▸ **The data**:

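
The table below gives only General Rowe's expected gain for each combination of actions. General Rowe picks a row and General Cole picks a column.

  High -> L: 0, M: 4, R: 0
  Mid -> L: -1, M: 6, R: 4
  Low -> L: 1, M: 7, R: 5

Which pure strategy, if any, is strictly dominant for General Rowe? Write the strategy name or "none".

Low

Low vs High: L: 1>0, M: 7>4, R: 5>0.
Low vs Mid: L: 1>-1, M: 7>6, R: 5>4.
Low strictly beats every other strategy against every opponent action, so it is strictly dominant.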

...

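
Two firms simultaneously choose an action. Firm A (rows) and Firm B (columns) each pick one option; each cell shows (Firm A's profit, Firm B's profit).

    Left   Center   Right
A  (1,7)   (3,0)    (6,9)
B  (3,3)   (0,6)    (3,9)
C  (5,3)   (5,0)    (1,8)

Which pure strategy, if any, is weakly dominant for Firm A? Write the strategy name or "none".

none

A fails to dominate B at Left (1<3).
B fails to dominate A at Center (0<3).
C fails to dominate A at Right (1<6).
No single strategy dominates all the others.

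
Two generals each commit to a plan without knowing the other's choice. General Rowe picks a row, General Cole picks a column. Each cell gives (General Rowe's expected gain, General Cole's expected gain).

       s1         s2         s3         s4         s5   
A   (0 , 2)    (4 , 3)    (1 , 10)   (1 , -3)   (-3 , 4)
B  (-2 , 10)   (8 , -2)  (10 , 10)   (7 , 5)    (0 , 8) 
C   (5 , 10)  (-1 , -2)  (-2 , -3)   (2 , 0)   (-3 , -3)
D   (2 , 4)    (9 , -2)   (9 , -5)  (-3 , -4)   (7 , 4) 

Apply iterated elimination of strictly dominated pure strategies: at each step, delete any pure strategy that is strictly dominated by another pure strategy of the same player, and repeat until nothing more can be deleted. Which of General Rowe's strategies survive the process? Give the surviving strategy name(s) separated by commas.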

▸ **Assigned task**:
Only the lines holding the word "each" belong in the answer; copy them from the listing above.

▸ **Answer below**:
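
The table below gives only General Rowe's expected gain for each combination of actions. General Rowe picks a row and General Cole picks a column.
Two firms simultaneously choose an action. Firm A (rows) and Firm B (columns) each pick one option; each cell shows (Firm A's profit, Firm B's profit).
Two generals each commit to a plan without knowing the other's choice. General Rowe picks a row, General Cole picks a column. Each cell gives (General Rowe's expected gain, General Cole's expected gain).
Apply iterated elimination of strictly dominated pure strategies: at each step, delete any pure strategy that is strictly dominated by another pure strategy of the same player, and repeat until nothing more can be deleted. Which of General Rowe's strategies survive the process? Give the surviving strategy name(s) separated by commas.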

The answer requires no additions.